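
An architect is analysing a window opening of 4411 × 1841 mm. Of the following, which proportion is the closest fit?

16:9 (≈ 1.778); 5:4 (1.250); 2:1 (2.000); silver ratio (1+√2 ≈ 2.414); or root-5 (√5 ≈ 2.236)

silver ratio

4411/1841 ≈ 2.396. Nearest candidates are silver ratio (2.414, off by 0.018) and root-5 (2.236, off by 0.160).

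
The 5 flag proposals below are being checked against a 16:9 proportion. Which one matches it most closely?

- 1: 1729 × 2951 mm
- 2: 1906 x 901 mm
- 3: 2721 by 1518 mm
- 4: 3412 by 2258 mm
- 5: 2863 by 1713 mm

Ratios (long/short): 1 ≈ 1.707; 2 ≈ 2.115; 3 ≈ 1.792; 4 ≈ 1.511; 5 ≈ 1.671.
16:9 ≈ 1.778; option 3 is nearest (Δ 0.014).

3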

········

■ PROBLEM REQUIREMENTS
Your task is to repeat each line of the material exactly.

■ THE ANSWER
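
An architect is analysing a window opening of 4411 × 1841 mm. Of the following, which proportion is the closest fit?

16:9 (≈ 1.778); 5:4 (1.250); 2:1 (2.000); silver ratio (1+√2 ≈ 2.414); or root-5 (√5 ≈ 2.236)

silver ratio

4411/1841 ≈ 2.396. Nearest candidates are silver ratio (2.414, off by 0.018) and root-5 (2.236, off by 0.160).

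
The 5 flag proposals below are being checked against a 16:9 proportion. Which one matches it most closely?

- 1: 1729 × 2951 mm
- 2: 1906 x 901 mm
- 3: 2721 by 1518 mm
- 4: 3412 by 2258 mm
- 5: 2863 by 1713 mm

Ratios (long/short): 1 ≈ 1.707; 2 ≈ 2.115; 3 ≈ 1.792; 4 ≈ 1.511; 5 ≈ 1.671.
16:9 ≈ 1.778; option 3 is nearest (Δ 0.014).

3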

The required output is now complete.